━━━━━ Given data ━━━━━
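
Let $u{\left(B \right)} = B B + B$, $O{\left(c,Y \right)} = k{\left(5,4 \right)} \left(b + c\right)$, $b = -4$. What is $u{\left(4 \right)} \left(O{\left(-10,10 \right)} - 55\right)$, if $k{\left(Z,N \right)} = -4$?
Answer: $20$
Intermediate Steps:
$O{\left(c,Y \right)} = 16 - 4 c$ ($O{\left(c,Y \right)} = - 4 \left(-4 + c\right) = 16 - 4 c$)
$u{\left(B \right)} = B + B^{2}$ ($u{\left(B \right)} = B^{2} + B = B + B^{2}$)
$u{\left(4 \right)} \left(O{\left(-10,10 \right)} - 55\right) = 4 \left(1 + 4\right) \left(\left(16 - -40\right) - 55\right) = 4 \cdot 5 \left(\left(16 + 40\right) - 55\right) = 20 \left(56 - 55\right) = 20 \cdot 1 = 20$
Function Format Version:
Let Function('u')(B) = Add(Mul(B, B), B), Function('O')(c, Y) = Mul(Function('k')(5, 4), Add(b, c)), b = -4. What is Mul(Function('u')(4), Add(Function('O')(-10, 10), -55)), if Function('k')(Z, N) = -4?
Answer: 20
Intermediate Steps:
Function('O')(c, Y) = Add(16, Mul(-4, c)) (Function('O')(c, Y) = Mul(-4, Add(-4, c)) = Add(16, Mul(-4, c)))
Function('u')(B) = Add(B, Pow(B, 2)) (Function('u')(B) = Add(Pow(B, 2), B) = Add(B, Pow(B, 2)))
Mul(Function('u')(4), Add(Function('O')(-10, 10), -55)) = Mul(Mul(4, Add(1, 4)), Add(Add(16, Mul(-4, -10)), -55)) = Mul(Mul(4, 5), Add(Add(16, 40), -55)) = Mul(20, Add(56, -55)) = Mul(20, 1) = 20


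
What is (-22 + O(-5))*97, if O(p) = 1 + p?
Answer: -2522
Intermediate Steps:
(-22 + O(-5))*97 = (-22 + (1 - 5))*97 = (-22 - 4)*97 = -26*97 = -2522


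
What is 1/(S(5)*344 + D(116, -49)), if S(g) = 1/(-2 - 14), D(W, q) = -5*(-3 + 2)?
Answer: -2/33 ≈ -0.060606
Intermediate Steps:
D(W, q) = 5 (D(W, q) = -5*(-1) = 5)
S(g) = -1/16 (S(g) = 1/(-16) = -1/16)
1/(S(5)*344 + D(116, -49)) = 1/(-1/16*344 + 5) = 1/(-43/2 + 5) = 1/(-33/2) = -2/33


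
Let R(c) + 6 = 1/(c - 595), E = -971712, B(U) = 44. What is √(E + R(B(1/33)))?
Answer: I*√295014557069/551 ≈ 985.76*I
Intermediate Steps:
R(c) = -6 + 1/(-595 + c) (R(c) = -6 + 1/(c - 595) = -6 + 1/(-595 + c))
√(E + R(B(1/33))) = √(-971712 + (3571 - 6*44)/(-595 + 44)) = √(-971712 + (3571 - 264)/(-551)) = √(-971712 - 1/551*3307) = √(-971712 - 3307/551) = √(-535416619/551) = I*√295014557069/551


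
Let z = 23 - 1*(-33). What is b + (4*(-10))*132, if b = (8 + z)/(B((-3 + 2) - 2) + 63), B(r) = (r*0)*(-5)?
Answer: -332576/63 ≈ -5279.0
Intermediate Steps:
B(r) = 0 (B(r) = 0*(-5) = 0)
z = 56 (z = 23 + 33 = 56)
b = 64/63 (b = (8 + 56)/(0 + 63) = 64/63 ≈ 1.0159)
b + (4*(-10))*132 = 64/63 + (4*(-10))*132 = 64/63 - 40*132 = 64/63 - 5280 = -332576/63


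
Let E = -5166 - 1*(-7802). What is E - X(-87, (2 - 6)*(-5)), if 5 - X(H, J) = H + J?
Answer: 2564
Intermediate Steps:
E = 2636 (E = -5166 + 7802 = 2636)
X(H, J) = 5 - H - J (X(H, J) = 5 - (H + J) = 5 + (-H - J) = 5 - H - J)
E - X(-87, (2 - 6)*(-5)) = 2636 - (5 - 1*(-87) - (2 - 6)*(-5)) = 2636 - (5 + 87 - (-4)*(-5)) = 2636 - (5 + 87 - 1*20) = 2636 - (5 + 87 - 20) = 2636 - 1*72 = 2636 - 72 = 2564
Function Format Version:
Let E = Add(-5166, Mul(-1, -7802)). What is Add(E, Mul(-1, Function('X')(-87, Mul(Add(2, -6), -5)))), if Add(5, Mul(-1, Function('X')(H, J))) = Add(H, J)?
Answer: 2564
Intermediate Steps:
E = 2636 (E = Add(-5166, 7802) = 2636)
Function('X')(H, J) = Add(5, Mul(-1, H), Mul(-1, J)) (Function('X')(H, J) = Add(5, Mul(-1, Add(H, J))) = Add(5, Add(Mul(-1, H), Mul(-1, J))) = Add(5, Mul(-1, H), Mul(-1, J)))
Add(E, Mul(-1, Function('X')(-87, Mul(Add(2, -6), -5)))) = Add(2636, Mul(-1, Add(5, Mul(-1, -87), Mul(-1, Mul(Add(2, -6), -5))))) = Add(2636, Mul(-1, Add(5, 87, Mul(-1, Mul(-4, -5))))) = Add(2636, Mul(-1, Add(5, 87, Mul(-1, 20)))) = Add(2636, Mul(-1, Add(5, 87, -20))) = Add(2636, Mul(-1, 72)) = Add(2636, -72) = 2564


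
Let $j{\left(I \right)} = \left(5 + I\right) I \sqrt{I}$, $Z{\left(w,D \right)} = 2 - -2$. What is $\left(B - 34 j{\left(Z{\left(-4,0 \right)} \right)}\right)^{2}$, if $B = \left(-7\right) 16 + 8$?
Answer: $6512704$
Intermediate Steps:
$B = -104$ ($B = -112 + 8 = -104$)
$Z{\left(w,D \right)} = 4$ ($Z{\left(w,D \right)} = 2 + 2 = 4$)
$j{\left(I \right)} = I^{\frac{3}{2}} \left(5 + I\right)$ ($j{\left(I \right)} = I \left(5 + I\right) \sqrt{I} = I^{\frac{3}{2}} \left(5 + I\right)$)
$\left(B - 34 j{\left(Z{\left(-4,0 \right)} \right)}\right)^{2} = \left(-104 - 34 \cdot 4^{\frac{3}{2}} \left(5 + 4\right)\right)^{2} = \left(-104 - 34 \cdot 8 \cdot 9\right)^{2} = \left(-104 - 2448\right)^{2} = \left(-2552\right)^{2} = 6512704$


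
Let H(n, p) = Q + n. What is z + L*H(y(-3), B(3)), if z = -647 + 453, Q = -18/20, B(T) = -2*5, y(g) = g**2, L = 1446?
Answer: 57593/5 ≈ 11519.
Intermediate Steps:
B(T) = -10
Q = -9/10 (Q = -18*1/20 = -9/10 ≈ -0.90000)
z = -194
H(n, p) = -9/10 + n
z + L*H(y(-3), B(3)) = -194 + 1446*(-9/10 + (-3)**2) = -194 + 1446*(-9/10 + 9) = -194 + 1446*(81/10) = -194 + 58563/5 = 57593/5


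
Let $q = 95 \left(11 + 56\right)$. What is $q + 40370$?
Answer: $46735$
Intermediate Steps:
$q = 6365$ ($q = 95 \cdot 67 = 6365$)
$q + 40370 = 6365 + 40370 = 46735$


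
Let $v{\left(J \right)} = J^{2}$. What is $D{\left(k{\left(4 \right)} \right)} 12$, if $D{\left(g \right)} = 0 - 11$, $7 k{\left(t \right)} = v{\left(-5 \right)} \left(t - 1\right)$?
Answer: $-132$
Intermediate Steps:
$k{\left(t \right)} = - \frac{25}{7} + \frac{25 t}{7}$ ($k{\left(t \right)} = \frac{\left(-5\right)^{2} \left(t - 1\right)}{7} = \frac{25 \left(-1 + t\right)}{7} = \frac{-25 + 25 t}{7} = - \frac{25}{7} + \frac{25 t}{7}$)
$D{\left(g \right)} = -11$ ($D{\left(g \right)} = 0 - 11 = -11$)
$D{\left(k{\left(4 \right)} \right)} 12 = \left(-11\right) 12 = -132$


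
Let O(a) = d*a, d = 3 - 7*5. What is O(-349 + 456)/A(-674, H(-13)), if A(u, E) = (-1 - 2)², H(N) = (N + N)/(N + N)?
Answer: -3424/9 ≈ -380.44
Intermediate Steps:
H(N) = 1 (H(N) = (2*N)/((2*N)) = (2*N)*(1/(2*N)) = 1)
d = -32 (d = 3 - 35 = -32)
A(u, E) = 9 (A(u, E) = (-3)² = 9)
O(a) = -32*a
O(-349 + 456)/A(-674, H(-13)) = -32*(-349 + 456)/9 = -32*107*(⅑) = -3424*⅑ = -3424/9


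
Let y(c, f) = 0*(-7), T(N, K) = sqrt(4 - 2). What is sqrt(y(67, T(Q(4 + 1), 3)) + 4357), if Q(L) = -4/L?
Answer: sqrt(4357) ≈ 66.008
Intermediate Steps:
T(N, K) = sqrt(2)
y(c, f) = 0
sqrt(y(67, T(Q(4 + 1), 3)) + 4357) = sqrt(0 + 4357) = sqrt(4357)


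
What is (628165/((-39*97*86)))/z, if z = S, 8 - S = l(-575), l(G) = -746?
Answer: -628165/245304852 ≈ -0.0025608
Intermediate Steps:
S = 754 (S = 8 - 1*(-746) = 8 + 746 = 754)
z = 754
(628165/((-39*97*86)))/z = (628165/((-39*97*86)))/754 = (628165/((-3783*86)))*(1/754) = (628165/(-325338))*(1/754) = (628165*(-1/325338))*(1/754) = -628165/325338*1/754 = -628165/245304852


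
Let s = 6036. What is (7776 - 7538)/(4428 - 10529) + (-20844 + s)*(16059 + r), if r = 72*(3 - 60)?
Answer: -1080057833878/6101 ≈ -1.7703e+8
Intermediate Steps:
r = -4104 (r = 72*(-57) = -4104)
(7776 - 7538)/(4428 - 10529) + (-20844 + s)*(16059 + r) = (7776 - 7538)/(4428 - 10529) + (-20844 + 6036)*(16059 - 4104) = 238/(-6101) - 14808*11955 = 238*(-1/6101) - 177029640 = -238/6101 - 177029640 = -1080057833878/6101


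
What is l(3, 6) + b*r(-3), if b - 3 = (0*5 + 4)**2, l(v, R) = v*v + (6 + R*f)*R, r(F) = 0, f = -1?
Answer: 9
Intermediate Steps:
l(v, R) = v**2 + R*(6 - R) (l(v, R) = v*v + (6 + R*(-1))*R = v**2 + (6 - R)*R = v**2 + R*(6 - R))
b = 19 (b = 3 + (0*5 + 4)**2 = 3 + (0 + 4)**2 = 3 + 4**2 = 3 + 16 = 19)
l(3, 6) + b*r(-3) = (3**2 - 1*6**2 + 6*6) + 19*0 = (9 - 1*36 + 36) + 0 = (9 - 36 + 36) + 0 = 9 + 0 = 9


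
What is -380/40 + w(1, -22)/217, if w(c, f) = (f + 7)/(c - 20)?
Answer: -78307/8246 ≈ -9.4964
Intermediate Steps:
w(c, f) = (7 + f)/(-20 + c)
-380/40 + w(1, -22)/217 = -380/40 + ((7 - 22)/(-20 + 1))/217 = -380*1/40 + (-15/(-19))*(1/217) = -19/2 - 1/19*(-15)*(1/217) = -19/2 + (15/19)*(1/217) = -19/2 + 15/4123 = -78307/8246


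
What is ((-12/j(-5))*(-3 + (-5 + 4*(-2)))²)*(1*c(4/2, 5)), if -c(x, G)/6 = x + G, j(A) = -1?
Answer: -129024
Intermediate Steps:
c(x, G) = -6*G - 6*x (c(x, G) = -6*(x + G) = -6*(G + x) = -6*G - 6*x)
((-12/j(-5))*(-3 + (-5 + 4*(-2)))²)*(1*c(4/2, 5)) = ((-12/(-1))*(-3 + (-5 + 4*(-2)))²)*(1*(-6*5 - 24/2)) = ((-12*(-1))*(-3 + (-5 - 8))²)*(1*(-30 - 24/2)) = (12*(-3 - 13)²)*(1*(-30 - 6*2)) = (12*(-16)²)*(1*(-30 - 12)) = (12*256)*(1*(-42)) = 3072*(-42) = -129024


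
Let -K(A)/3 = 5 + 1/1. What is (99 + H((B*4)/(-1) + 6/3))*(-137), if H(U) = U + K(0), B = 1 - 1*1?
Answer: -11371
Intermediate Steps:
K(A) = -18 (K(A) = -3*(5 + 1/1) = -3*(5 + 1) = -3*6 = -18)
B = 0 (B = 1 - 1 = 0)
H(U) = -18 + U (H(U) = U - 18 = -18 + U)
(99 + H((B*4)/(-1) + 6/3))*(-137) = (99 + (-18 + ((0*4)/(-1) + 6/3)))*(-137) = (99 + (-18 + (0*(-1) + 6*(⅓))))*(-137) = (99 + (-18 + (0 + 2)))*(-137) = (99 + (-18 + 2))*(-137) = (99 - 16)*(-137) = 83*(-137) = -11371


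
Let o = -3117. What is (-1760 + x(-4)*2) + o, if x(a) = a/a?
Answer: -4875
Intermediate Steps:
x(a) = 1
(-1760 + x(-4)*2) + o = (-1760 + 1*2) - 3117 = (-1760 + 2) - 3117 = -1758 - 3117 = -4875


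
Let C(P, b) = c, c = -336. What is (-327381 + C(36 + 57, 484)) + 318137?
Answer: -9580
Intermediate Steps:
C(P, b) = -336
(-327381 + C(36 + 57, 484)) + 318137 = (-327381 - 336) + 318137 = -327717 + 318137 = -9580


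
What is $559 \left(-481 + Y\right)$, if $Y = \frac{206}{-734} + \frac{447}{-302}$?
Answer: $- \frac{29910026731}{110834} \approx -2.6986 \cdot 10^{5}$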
━━━━━
● **What you are asked to do**: Set down only the line containing "Let o = -3117." and the lines after it through the end, exactly as they appear above.

● **Answer to the problem**:
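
Let o = -3117. What is (-1760 + x(-4)*2) + o, if x(a) = a/a?
Answer: -4875
Intermediate Steps:
x(a) = 1
(-1760 + x(-4)*2) + o = (-1760 + 1*2) - 3117 = (-1760 + 2) - 3117 = -1758 - 3117 = -4875


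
Let C(P, b) = c, c = -336. What is (-327381 + C(36 + 57, 484)) + 318137?
Answer: -9580
Intermediate Steps:
C(P, b) = -336
(-327381 + C(36 + 57, 484)) + 318137 = (-327381 - 336) + 318137 = -327717 + 318137 = -9580


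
What is $559 \left(-481 + Y\right)$, if $Y = \frac{206}{-734} + \frac{447}{-302}$?
Answer: $- \frac{29910026731}{110834} \approx -2.6986 \cdot 10^{5}$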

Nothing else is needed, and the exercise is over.